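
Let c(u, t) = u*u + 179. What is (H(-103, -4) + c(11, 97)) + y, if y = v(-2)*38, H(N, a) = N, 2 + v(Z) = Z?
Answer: 45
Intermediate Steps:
v(Z) = -2 + Z
c(u, t) = 179 + u² (c(u, t) = u² + 179 = 179 + u²)
y = -152 (y = (-2 - 2)*38 = -4*38 = -152)
(H(-103, -4) + c(11, 97)) + y = (-103 + (179 + 11²)) - 152 = (-103 + (179 + 121)) - 152 = (-103 + 300) - 152 = 197 - 152 = 45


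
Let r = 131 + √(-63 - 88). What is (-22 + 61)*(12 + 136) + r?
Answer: 5903 + I*√151 ≈ 5903.0 + 12.288*I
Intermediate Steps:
r = 131 + I*√151 (r = 131 + √(-151) = 131 + I*√151 ≈ 131.0 + 12.288*I)
(-22 + 61)*(12 + 136) + r = (-22 + 61)*(12 + 136) + (131 + I*√151) = 39*148 + (131 + I*√151) = 5772 + (131 + I*√151) = 5903 + I*√151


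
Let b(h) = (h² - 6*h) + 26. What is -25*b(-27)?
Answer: -22925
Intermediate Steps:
b(h) = 26 + h² - 6*h
-25*b(-27) = -25*(26 + (-27)² - 6*(-27)) = -25*(26 + 729 + 162) = -25*917 = -22925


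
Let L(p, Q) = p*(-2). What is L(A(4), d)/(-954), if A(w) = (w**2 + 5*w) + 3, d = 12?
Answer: 13/159 ≈ 0.081761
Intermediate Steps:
A(w) = 3 + w**2 + 5*w
L(p, Q) = -2*p
L(A(4), d)/(-954) = -2*(3 + 4**2 + 5*4)/(-954) = -2*(3 + 16 + 20)*(-1/954) = -2*39*(-1/954) = -78*(-1/954) = 13/159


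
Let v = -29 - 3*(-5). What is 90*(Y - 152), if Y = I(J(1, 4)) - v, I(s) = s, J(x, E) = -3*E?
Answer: -13500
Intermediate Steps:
v = -14 (v = -29 + 15 = -14)
Y = 2 (Y = -3*4 - 1*(-14) = -12 + 14 = 2)
90*(Y - 152) = 90*(2 - 152) = 90*(-150) = -13500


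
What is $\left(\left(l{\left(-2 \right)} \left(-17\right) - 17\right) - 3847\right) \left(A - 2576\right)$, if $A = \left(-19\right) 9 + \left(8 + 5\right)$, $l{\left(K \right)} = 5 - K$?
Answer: $10889522$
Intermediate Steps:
$A = -158$ ($A = -171 + 13 = -158$)
$\left(\left(l{\left(-2 \right)} \left(-17\right) - 17\right) - 3847\right) \left(A - 2576\right) = \left(\left(\left(5 - -2\right) \left(-17\right) - 17\right) - 3847\right) \left(-158 - 2576\right) = \left(\left(\left(5 + 2\right) \left(-17\right) - 17\right) - 3847\right) \left(-2734\right) = \left(\left(7 \left(-17\right) - 17\right) - 3847\right) \left(-2734\right) = \left(\left(-119 - 17\right) - 3847\right) \left(-2734\right) = \left(-136 - 3847\right) \left(-2734\right) = \left(-3983\right) \left(-2734\right) = 10889522$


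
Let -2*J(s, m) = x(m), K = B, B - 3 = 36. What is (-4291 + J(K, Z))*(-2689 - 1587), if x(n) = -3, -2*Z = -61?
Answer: 18341902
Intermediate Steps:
Z = 61/2 (Z = -½*(-61) = 61/2 ≈ 30.500)
B = 39 (B = 3 + 36 = 39)
K = 39
J(s, m) = 3/2 (J(s, m) = -½*(-3) = 3/2)
(-4291 + J(K, Z))*(-2689 - 1587) = (-4291 + 3/2)*(-2689 - 1587) = -8579/2*(-4276) = 18341902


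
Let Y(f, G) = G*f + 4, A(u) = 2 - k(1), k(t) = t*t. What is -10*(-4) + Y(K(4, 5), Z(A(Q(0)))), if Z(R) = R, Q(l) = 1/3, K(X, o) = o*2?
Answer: 54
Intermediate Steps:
k(t) = t**2
K(X, o) = 2*o
Q(l) = 1/3
A(u) = 1 (A(u) = 2 - 1*1**2 = 2 - 1*1 = 2 - 1 = 1)
Y(f, G) = 4 + G*f
-10*(-4) + Y(K(4, 5), Z(A(Q(0)))) = -10*(-4) + (4 + 1*(2*5)) = 40 + (4 + 1*10) = 40 + (4 + 10) = 40 + 14 = 54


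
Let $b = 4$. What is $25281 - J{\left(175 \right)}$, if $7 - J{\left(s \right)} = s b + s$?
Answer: $26149$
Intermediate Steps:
$J{\left(s \right)} = 7 - 5 s$ ($J{\left(s \right)} = 7 - \left(s 4 + s\right) = 7 - \left(4 s + s\right) = 7 - 5 s$)
$25281 - J{\left(175 \right)} = 25281 - \left(7 - 875\right) = 25281 - -868 = 25281 + 868 = 26149$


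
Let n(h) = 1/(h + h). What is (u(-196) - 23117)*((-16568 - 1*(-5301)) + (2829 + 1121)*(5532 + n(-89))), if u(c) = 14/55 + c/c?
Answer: -2471242914371492/4895 ≈ -5.0485e+11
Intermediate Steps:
u(c) = 69/55 (u(c) = 14*(1/55) + 1 = 14/55 + 1 = 69/55)
n(h) = 1/(2*h)
(u(-196) - 23117)*((-16568 - 1*(-5301)) + (2829 + 1121)*(5532 + n(-89))) = (69/55 - 23117)*((-16568 - 1*(-5301)) + (2829 + 1121)*(5532 + (½)/(-89))) = -1271366*((-16568 + 5301) + 3950*(5532 + (½)*(-1/89)))/55 = -1271366*(-11267 + 3950*(5532 - 1/178))/55 = -1271366*(-11267 + 3950*(984695/178))/55 = -1271366*(-11267 + 1944772625/89)/55 = -1271366/55*1943769862/89 = -2471242914371492/4895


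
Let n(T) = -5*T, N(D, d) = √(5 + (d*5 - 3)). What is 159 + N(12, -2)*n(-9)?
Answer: 159 + 90*I*√2 ≈ 159.0 + 127.28*I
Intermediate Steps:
N(D, d) = √(2 + 5*d) (N(D, d) = √(5 + (5*d - 3)) = √(5 + (-3 + 5*d)) = √(2 + 5*d))
159 + N(12, -2)*n(-9) = 159 + √(2 + 5*(-2))*(-5*(-9)) = 159 + √(2 - 10)*45 = 159 + √(-8)*45 = 159 + (2*I*√2)*45 = 159 + 90*I*√2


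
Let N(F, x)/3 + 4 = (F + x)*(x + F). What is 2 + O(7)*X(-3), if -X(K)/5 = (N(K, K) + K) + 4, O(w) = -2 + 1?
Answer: 487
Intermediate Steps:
N(F, x) = -12 + 3*(F + x)² (N(F, x) = -12 + 3*((F + x)*(x + F)) = -12 + 3*((F + x)*(F + x)) = -12 + 3*(F + x)²)
O(w) = -1
X(K) = 40 - 60*K² - 5*K (X(K) = -5*(((-12 + 3*(K + K)²) + K) + 4) = -5*(((-12 + 3*(2*K)²) + K) + 4) = -5*(((-12 + 3*(4*K²)) + K) + 4) = -5*(((-12 + 12*K²) + K) + 4) = -5*((-12 + K + 12*K²) + 4) = -5*(-8 + K + 12*K²) = 40 - 60*K² - 5*K)
2 + O(7)*X(-3) = 2 - (40 - 60*(-3)² - 5*(-3)) = 2 - (40 - 60*9 + 15) = 2 - (40 - 540 + 15) = 2 - 1*(-485) = 2 + 485 = 487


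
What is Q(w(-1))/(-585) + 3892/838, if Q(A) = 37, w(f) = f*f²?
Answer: 1122907/245115 ≈ 4.5811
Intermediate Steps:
w(f) = f³
Q(w(-1))/(-585) + 3892/838 = 37/(-585) + 3892/838 = 37*(-1/585) + 3892*(1/838) = -37/585 + 1946/419 = 1122907/245115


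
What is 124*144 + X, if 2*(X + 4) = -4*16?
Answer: 17820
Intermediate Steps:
X = -36 (X = -4 + (-4*16)/2 = -4 + (½)*(-64) = -4 - 32 = -36)
124*144 + X = 124*144 - 36 = 17856 - 36 = 17820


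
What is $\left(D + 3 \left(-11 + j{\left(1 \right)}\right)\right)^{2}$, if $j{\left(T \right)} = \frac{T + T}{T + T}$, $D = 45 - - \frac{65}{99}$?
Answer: $\frac{2402500}{9801} \approx 245.13$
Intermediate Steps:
$D = \frac{4520}{99}$ ($D = 45 - \left(-65\right) \frac{1}{99} = 45 - - \frac{65}{99} = 45 + \frac{65}{99} = \frac{4520}{99} \approx 45.657$)
$j{\left(T \right)} = 1$ ($j{\left(T \right)} = \frac{2 T}{2 T} = 2 T \frac{1}{2 T} = 1$)
$\left(D + 3 \left(-11 + j{\left(1 \right)}\right)\right)^{2} = \left(\frac{4520}{99} + 3 \left(-11 + 1\right)\right)^{2} = \left(\frac{4520}{99} + 3 \left(-10\right)\right)^{2} = \left(\frac{4520}{99} - 30\right)^{2} = \left(\frac{1550}{99}\right)^{2} = \frac{2402500}{9801}$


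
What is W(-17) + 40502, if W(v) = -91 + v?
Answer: 40394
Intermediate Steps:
W(-17) + 40502 = (-91 - 17) + 40502 = -108 + 40502 = 40394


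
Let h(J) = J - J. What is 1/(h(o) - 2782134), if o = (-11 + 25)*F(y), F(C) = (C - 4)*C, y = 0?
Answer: -1/2782134 ≈ -3.5944e-7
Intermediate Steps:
F(C) = C*(-4 + C) (F(C) = (-4 + C)*C = C*(-4 + C))
o = 0 (o = (-11 + 25)*(0*(-4 + 0)) = 14*(0*(-4)) = 14*0 = 0)
h(J) = 0
1/(h(o) - 2782134) = 1/(0 - 2782134) = 1/(-2782134) = -1/2782134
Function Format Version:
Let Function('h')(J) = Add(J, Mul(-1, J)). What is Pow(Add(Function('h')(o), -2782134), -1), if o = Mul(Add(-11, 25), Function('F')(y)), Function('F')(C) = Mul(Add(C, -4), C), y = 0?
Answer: Rational(-1, 2782134) ≈ -3.5944e-7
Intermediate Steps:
Function('F')(C) = Mul(C, Add(-4, C)) (Function('F')(C) = Mul(Add(-4, C), C) = Mul(C, Add(-4, C)))
o = 0 (o = Mul(Add(-11, 25), Mul(0, Add(-4, 0))) = Mul(14, Mul(0, -4)) = Mul(14, 0) = 0)
Function('h')(J) = 0
Pow(Add(Function('h')(o), -2782134), -1) = Pow(Add(0, -2782134), -1) = Pow(-2782134, -1) = Rational(-1, 2782134)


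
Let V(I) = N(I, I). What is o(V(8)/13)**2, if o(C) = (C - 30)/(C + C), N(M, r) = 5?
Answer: 5929/4 ≈ 1482.3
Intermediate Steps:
V(I) = 5
o(C) = (-30 + C)/(2*C) (o(C) = (-30 + C)/((2*C)) = (-30 + C)*(1/(2*C)) = (-30 + C)/(2*C))
o(V(8)/13)**2 = ((-30 + 5/13)/(2*((5/13))))**2 = ((-30 + 5*(1/13))/(2*((5*(1/13)))))**2 = ((-30 + 5/13)/(2*(5/13)))**2 = ((1/2)*(13/5)*(-385/13))**2 = (-77/2)**2 = 5929/4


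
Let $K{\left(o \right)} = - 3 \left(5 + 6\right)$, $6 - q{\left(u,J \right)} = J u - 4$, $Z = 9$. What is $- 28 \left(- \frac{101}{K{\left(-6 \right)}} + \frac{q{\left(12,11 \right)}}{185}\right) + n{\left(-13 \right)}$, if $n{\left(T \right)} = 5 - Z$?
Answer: $- \frac{434872}{6105} \approx -71.232$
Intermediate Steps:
$q{\left(u,J \right)} = 10 - J u$ ($q{\left(u,J \right)} = 6 - \left(J u - 4\right) = 6 - \left(-4 + J u\right) = 10 - J u$)
$K{\left(o \right)} = -33$ ($K{\left(o \right)} = \left(-3\right) 11 = -33$)
$n{\left(T \right)} = -4$ ($n{\left(T \right)} = 5 - 9 = -4$)
$- 28 \left(- \frac{101}{K{\left(-6 \right)}} + \frac{q{\left(12,11 \right)}}{185}\right) + n{\left(-13 \right)} = - 28 \left(- \frac{101}{-33} + \frac{10 - 11 \cdot 12}{185}\right) - 4 = - 28 \left(\left(-101\right) \left(- \frac{1}{33}\right) + \left(10 - 132\right) \frac{1}{185}\right) - 4 = - 28 \left(\frac{101}{33} - \frac{122}{185}\right) - 4 = \left(-28\right) \frac{14659}{6105} - 4 = - \frac{410452}{6105} - 4 = - \frac{434872}{6105}$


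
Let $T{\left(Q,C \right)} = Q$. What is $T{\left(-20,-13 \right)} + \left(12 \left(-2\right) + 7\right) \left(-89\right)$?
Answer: $1493$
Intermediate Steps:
$T{\left(-20,-13 \right)} + \left(12 \left(-2\right) + 7\right) \left(-89\right) = -20 + \left(12 \left(-2\right) + 7\right) \left(-89\right) = -20 + \left(-24 + 7\right) \left(-89\right) = -20 - -1513 = -20 + 1513 = 1493$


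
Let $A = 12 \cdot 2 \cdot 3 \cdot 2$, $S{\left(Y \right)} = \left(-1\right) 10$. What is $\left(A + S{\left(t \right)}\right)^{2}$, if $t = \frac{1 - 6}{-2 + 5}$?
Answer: $17956$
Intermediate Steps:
$t = - \frac{5}{3} \approx -1.6667$
$S{\left(Y \right)} = -10$
$A = 144$ ($A = 12 \cdot 6 \cdot 2 = 12 \cdot 12 = 144$)
$\left(A + S{\left(t \right)}\right)^{2} = \left(144 - 10\right)^{2} = 134^{2} = 17956$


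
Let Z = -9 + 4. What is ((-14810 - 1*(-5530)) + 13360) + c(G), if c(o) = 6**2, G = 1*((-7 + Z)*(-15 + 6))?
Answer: 4116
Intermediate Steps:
Z = -5
G = 108 (G = 1*((-7 - 5)*(-15 + 6)) = 1*(-12*(-9)) = 1*108 = 108)
c(o) = 36
((-14810 - 1*(-5530)) + 13360) + c(G) = ((-14810 - 1*(-5530)) + 13360) + 36 = ((-14810 + 5530) + 13360) + 36 = (-9280 + 13360) + 36 = 4080 + 36 = 4116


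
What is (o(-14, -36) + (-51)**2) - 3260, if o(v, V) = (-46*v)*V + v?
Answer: -23857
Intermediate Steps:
o(v, V) = v - 46*V*v (o(v, V) = -46*V*v + v = v - 46*V*v)
(o(-14, -36) + (-51)**2) - 3260 = (-14*(1 - 46*(-36)) + (-51)**2) - 3260 = (-14*(1 + 1656) + 2601) - 3260 = (-14*1657 + 2601) - 3260 = (-23198 + 2601) - 3260 = -20597 - 3260 = -23857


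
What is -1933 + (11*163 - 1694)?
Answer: -1834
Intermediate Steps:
-1933 + (11*163 - 1694) = -1933 + (1793 - 1694) = -1933 + 99 = -1834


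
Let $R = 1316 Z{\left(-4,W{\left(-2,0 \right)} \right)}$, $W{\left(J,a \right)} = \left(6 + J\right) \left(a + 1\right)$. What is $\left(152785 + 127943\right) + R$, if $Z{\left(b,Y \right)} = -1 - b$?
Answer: $284676$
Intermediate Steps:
$W{\left(J,a \right)} = \left(1 + a\right) \left(6 + J\right)$ ($W{\left(J,a \right)} = \left(6 + J\right) \left(1 + a\right) = \left(1 + a\right) \left(6 + J\right)$)
$R = 3948$ ($R = 1316 \left(-1 - -4\right) = 1316 \left(-1 + 4\right) = 1316 \cdot 3 = 3948$)
$\left(152785 + 127943\right) + R = \left(152785 + 127943\right) + 3948 = 280728 + 3948 = 284676$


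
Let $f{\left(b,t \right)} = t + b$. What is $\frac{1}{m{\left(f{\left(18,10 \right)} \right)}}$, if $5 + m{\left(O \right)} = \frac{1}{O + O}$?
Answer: $- \frac{56}{279} \approx -0.20072$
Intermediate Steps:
$f{\left(b,t \right)} = b + t$
$m{\left(O \right)} = -5 + \frac{1}{2 O}$ ($m{\left(O \right)} = -5 + \frac{1}{O + O} = -5 + \frac{1}{2 O}$)
$\frac{1}{m{\left(f{\left(18,10 \right)} \right)}} = \frac{1}{-5 + \frac{1}{2 \left(18 + 10\right)}} = \frac{1}{-5 + \frac{1}{2 \cdot 28}} = \frac{1}{-5 + \frac{1}{2} \cdot \frac{1}{28}} = \frac{1}{-5 + \frac{1}{56}} = \frac{1}{- \frac{279}{56}} = - \frac{56}{279}$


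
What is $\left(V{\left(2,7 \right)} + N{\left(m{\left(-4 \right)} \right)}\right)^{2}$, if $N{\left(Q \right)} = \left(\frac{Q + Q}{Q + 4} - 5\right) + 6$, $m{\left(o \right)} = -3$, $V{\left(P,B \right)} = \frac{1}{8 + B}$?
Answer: $\frac{5476}{225} \approx 24.338$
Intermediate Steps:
$N{\left(Q \right)} = 1 + \frac{2 Q}{4 + Q}$ ($N{\left(Q \right)} = \left(\frac{2 Q}{4 + Q} - 5\right) + 6 = \left(-5 + \frac{2 Q}{4 + Q}\right) + 6 = 1 + \frac{2 Q}{4 + Q}$)
$\left(V{\left(2,7 \right)} + N{\left(m{\left(-4 \right)} \right)}\right)^{2} = \left(\frac{1}{8 + 7} + \frac{4 + 3 \left(-3\right)}{4 - 3}\right)^{2} = \left(\frac{1}{15} + \frac{4 - 9}{1}\right)^{2} = \left(\frac{1}{15} + 1 \left(-5\right)\right)^{2} = \left(\frac{1}{15} - 5\right)^{2} = \left(- \frac{74}{15}\right)^{2} = \frac{5476}{225}$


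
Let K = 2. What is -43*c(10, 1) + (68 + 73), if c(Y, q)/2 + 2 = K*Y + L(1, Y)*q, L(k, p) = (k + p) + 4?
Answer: -2697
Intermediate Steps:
L(k, p) = 4 + k + p
c(Y, q) = -4 + 4*Y + 2*q*(5 + Y) (c(Y, q) = -4 + 2*(2*Y + (4 + 1 + Y)*q) = -4 + 2*(2*Y + (5 + Y)*q) = -4 + 2*(2*Y + q*(5 + Y)) = -4 + (4*Y + 2*q*(5 + Y)) = -4 + 4*Y + 2*q*(5 + Y))
-43*c(10, 1) + (68 + 73) = -43*(-4 + 4*10 + 2*1*(5 + 10)) + (68 + 73) = -43*(-4 + 40 + 2*1*15) + 141 = -43*(-4 + 40 + 30) + 141 = -43*66 + 141 = -2838 + 141 = -2697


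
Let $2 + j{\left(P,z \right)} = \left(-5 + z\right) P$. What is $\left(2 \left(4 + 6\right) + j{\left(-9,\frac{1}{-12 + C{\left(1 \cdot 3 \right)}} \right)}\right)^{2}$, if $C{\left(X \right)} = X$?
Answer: $4096$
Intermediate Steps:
$j{\left(P,z \right)} = -2 + P \left(-5 + z\right)$ ($j{\left(P,z \right)} = -2 + \left(-5 + z\right) P = -2 + P \left(-5 + z\right)$)
$\left(2 \left(4 + 6\right) + j{\left(-9,\frac{1}{-12 + C{\left(1 \cdot 3 \right)}} \right)}\right)^{2} = \left(2 \left(4 + 6\right) - \left(-43 + \frac{9}{-12 + 1 \cdot 3}\right)\right)^{2} = \left(2 \cdot 10 - \left(-43 + \frac{9}{-12 + 3}\right)\right)^{2} = \left(20 - \left(-43 - 1\right)\right)^{2} = \left(20 - -44\right)^{2} = \left(20 + \left(-2 + 45 + 1\right)\right)^{2} = \left(20 + 44\right)^{2} = 64^{2} = 4096$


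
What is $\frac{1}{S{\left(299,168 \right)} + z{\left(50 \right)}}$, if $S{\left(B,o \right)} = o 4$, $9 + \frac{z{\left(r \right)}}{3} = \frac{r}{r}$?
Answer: $\frac{1}{648} \approx 0.0015432$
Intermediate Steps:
$z{\left(r \right)} = -24$ ($z{\left(r \right)} = -27 + 3 \frac{r}{r} = -27 + 3 \cdot 1 = -27 + 3 = -24$)
$S{\left(B,o \right)} = 4 o$
$\frac{1}{S{\left(299,168 \right)} + z{\left(50 \right)}} = \frac{1}{4 \cdot 168 - 24} = \frac{1}{672 - 24} = \frac{1}{648}$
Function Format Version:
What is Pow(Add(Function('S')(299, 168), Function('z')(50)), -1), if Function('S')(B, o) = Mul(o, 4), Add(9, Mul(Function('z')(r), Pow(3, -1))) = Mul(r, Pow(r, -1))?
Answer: Rational(1, 648) ≈ 0.0015432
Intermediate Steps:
Function('z')(r) = -24 (Function('z')(r) = Add(-27, Mul(3, Mul(r, Pow(r, -1)))) = Add(-27, Mul(3, 1)) = Add(-27, 3) = -24)
Function('S')(B, o) = Mul(4, o)
Pow(Add(Function('S')(299, 168), Function('z')(50)), -1) = Pow(Add(Mul(4, 168), -24), -1) = Pow(Add(672, -24), -1) = Pow(648, -1) = Rational(1, 648)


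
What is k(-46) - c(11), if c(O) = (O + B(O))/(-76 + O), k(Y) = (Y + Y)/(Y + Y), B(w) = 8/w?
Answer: 844/715 ≈ 1.1804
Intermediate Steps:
k(Y) = 1 (k(Y) = (2*Y)/((2*Y)) = (2*Y)*(1/(2*Y)) = 1)
c(O) = (O + 8/O)/(-76 + O)
k(-46) - c(11) = 1 - (8 + 11**2)/(11*(-76 + 11)) = 1 - (8 + 121)/(11*(-65)) = 1 - (-1)*129/(11*65) = 1 - 1*(-129/715) = 1 + 129/715 = 844/715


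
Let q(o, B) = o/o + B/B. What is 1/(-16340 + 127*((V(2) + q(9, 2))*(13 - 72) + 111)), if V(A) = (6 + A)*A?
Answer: -1/137117 ≈ -7.2930e-6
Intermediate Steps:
q(o, B) = 2 (q(o, B) = 1 + 1 = 2)
V(A) = A*(6 + A)
1/(-16340 + 127*((V(2) + q(9, 2))*(13 - 72) + 111)) = 1/(-16340 + 127*((2*(6 + 2) + 2)*(13 - 72) + 111)) = 1/(-16340 + 127*((2*8 + 2)*(-59) + 111)) = 1/(-16340 + 127*((16 + 2)*(-59) + 111)) = 1/(-16340 + 127*(18*(-59) + 111)) = 1/(-16340 + 127*(-1062 + 111)) = 1/(-16340 + 127*(-951)) = 1/(-16340 - 120777) = 1/(-137117) = -1/137117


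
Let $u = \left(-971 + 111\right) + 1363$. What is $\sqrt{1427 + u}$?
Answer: $\sqrt{1930} \approx 43.932$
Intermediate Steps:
$u = 503$ ($u = -860 + 1363 = 503$)
$\sqrt{1427 + u} = \sqrt{1427 + 503} = \sqrt{1930}$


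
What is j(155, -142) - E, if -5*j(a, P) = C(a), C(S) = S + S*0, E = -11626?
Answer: 11595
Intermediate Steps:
C(S) = S (C(S) = S + 0 = S)
j(a, P) = -a/5
j(155, -142) - E = -⅕*155 - 1*(-11626) = -31 + 11626 = 11595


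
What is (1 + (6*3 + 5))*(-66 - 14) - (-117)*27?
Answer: 1239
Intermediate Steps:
(1 + (6*3 + 5))*(-66 - 14) - (-117)*27 = (1 + (18 + 5))*(-80) - 117*(-27) = (1 + 23)*(-80) + 3159 = 24*(-80) + 3159 = -1920 + 3159 = 1239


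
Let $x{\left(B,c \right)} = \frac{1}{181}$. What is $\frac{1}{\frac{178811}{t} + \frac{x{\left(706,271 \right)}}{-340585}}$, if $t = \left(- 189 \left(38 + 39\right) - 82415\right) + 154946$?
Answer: $\frac{3574105120530}{11022962284757} \approx 0.32424$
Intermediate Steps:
$x{\left(B,c \right)} = \frac{1}{181}$
$t = 57978$ ($t = \left(\left(-189\right) 77 - 82415\right) + 154946 = \left(-14553 - 82415\right) + 154946 = -96968 + 154946 = 57978$)
$\frac{1}{\frac{178811}{t} + \frac{x{\left(706,271 \right)}}{-340585}} = \frac{1}{\frac{178811}{57978} + \frac{1}{181 \left(-340585\right)}} = \frac{1}{178811 \cdot \frac{1}{57978} + \frac{1}{181} \left(- \frac{1}{340585}\right)} = \frac{1}{\frac{178811}{57978} - \frac{1}{61645885}} = \frac{1}{\frac{11022962284757}{3574105120530}} = \frac{3574105120530}{11022962284757}$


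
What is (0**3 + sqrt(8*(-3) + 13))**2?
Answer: -11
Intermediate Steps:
(0**3 + sqrt(8*(-3) + 13))**2 = (0 + sqrt(-24 + 13))**2 = (0 + sqrt(-11))**2 = (0 + I*sqrt(11))**2 = (I*sqrt(11))**2 = -11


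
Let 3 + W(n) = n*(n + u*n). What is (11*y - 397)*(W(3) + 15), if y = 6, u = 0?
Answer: -6951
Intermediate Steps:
W(n) = -3 + n² (W(n) = -3 + n*(n + 0*n) = -3 + n*(n + 0) = -3 + n*n = -3 + n²)
(11*y - 397)*(W(3) + 15) = (11*6 - 397)*((-3 + 3²) + 15) = (66 - 397)*((-3 + 9) + 15) = -331*(6 + 15) = -331*21 = -6951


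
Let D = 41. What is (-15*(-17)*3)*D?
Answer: 31365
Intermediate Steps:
(-15*(-17)*3)*D = (-15*(-17)*3)*41 = (255*3)*41 = 765*41 = 31365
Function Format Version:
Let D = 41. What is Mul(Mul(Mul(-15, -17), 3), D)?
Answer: 31365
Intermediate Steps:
Mul(Mul(Mul(-15, -17), 3), D) = Mul(Mul(Mul(-15, -17), 3), 41) = Mul(Mul(255, 3), 41) = Mul(765, 41) = 31365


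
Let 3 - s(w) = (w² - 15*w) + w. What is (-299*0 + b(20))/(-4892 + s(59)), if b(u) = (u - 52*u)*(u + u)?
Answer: 5100/943 ≈ 5.4083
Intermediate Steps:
s(w) = 3 - w² + 14*w (s(w) = 3 - ((w² - 15*w) + w) = 3 - (w² - 14*w) = 3 + (-w² + 14*w) = 3 - w² + 14*w)
b(u) = -102*u² (b(u) = (-51*u)*(2*u) = -102*u²)
(-299*0 + b(20))/(-4892 + s(59)) = (-299*0 - 102*20²)/(-4892 + (3 - 1*59² + 14*59)) = (0 - 102*400)/(-4892 + (3 - 1*3481 + 826)) = (0 - 40800)/(-4892 + (3 - 3481 + 826)) = -40800/(-4892 - 2652) = -40800/(-7544) = -40800*(-1/7544) = 5100/943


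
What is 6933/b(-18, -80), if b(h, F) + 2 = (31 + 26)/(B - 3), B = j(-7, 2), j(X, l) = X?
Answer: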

========================================

▸ **PROBLEM DETAILS**: Only those lines of the entries above that run from the line containing "What is Q(w(-1))/(-585)" to the line containing "Answer: Rational(-1, 2782134) ≈ -3.5944e-7", both included, should be transcribed exactly.

▸ **WRITTEN REPLY**:
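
What is Q(w(-1))/(-585) + 3892/838, if Q(A) = 37, w(f) = f*f²?
Answer: 1122907/245115 ≈ 4.5811
Intermediate Steps:
w(f) = f³
Q(w(-1))/(-585) + 3892/838 = 37/(-585) + 3892/838 = 37*(-1/585) + 3892*(1/838) = -37/585 + 1946/419 = 1122907/245115


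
What is 124*144 + X, if 2*(X + 4) = -4*16?
Answer: 17820
Intermediate Steps:
X = -36 (X = -4 + (-4*16)/2 = -4 + (½)*(-64) = -4 - 32 = -36)
124*144 + X = 124*144 - 36 = 17856 - 36 = 17820


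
What is $\left(D + 3 \left(-11 + j{\left(1 \right)}\right)\right)^{2}$, if $j{\left(T \right)} = \frac{T + T}{T + T}$, $D = 45 - - \frac{65}{99}$?
Answer: $\frac{2402500}{9801} \approx 245.13$
Intermediate Steps:
$D = \frac{4520}{99}$ ($D = 45 - \left(-65\right) \frac{1}{99} = 45 - - \frac{65}{99} = 45 + \frac{65}{99} = \frac{4520}{99} \approx 45.657$)
$j{\left(T \right)} = 1$ ($j{\left(T \right)} = \frac{2 T}{2 T} = 2 T \frac{1}{2 T} = 1$)
$\left(D + 3 \left(-11 + j{\left(1 \right)}\right)\right)^{2} = \left(\frac{4520}{99} + 3 \left(-11 + 1\right)\right)^{2} = \left(\frac{4520}{99} + 3 \left(-10\right)\right)^{2} = \left(\frac{4520}{99} - 30\right)^{2} = \left(\frac{1550}{99}\right)^{2} = \frac{2402500}{9801}$


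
What is W(-17) + 40502, if W(v) = -91 + v?
Answer: 40394
Intermediate Steps:
W(-17) + 40502 = (-91 - 17) + 40502 = -108 + 40502 = 40394


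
Let h(J) = J - J. What is 1/(h(o) - 2782134), if o = (-11 + 25)*F(y), F(C) = (C - 4)*C, y = 0?
Answer: -1/2782134 ≈ -3.5944e-7
Intermediate Steps:
F(C) = C*(-4 + C) (F(C) = (-4 + C)*C = C*(-4 + C))
o = 0 (o = (-11 + 25)*(0*(-4 + 0)) = 14*(0*(-4)) = 14*0 = 0)
h(J) = 0
1/(h(o) - 2782134) = 1/(0 - 2782134) = 1/(-2782134) = -1/2782134
Function Format Version:
Let Function('h')(J) = Add(J, Mul(-1, J)). What is Pow(Add(Function('h')(o), -2782134), -1), if o = Mul(Add(-11, 25), Function('F')(y)), Function('F')(C) = Mul(Add(C, -4), C), y = 0?
Answer: Rational(-1, 2782134) ≈ -3.5944e-7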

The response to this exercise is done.